▼

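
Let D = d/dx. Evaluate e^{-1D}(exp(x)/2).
\frac{e^{x - 1}}{2}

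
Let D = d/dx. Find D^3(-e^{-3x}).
27 e^{- 3 x}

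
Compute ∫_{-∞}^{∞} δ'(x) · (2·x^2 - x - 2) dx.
1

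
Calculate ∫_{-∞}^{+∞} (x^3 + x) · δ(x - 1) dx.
2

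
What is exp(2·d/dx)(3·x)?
3 x + 6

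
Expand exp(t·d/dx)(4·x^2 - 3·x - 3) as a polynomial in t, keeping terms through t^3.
4 t^{2} + t \left(8 x - 3\right) + 4 x^{2} - 3 x - 3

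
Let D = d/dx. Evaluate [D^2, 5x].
10D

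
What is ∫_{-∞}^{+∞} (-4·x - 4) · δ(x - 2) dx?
-12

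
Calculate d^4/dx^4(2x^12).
23760 x^{8}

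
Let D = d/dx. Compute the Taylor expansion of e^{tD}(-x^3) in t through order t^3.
- t^{3} - 3 t^{2} x - 3 t x^{2} - x^{3}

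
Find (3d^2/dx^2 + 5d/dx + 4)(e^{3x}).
46 e^{3 x}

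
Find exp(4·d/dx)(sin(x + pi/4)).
\sin{\left(x + \frac{\pi}{4} + 4 \right)}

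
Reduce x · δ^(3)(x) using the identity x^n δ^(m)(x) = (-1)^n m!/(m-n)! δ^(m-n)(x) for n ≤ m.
-3\delta^{(2)}(x)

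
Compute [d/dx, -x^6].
- 6 x^{5}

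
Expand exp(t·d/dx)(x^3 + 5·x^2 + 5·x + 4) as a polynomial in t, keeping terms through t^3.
t^{3} + t^{2} \left(3 x + 5\right) + t \left(3 x^{2} + 10 x + 5\right) + x^{3} + 5 x^{2} + 5 x + 4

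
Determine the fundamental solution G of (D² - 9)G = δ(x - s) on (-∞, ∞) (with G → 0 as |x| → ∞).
-\frac{e^{-3|x-s|}}{6}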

▲

▶ **ACTIVITY**
The answer must be the line containing "δ(x - 2) dx?" and every line after it through the end of the records, repeated exactly.

▶ **TASK SOLUTION**
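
What is ∫_{-∞}^{+∞} (-4·x - 4) · δ(x - 2) dx?
-12

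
Calculate d^4/dx^4(2x^12).
23760 x^{8}

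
Let D = d/dx. Compute the Taylor expansion of e^{tD}(-x^3) in t through order t^3.
- t^{3} - 3 t^{2} x - 3 t x^{2} - x^{3}

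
Find (3d^2/dx^2 + 5d/dx + 4)(e^{3x}).
46 e^{3 x}

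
Find exp(4·d/dx)(sin(x + pi/4)).
\sin{\left(x + \frac{\pi}{4} + 4 \right)}

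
Reduce x · δ^(3)(x) using the identity x^n δ^(m)(x) = (-1)^n m!/(m-n)! δ^(m-n)(x) for n ≤ m.
-3\delta^{(2)}(x)

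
Compute [d/dx, -x^6].
- 6 x^{5}

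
Expand exp(t·d/dx)(x^3 + 5·x^2 + 5·x + 4) as a polynomial in t, keeping terms through t^3.
t^{3} + t^{2} \left(3 x + 5\right) + t \left(3 x^{2} + 10 x + 5\right) + x^{3} + 5 x^{2} + 5 x + 4

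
Determine the fundamental solution G of (D² - 9)G = δ(x - s) on (-∞, ∞) (with G → 0 as |x| → ∞).
-\frac{e^{-3|x-s|}}{6}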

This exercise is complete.